THE TASK: Reproduce all records exactly.

[Start of Attachment]

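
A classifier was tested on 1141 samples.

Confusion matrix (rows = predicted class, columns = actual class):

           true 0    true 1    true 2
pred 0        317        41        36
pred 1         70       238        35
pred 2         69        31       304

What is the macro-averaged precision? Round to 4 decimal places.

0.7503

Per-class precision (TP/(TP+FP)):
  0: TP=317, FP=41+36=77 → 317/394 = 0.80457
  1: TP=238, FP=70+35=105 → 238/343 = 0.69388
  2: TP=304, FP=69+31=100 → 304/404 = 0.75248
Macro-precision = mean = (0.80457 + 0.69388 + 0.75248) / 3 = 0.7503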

[End of Attachment]

WRITTEN RESPONSE:
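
A classifier was tested on 1141 samples.

Confusion matrix (rows = predicted class, columns = actual class):

           true 0    true 1    true 2
pred 0        317        41        36
pred 1         70       238        35
pred 2         69        31       304

What is the macro-averaged precision? Round to 4 decimal places.

0.7503

Per-class precision (TP/(TP+FP)):
  0: TP=317, FP=41+36=77 → 317/394 = 0.80457
  1: TP=238, FP=70+35=105 → 238/343 = 0.69388
  2: TP=304, FP=69+31=100 → 304/404 = 0.75248
Macro-precision = mean = (0.80457 + 0.69388 + 0.75248) / 3 = 0.7503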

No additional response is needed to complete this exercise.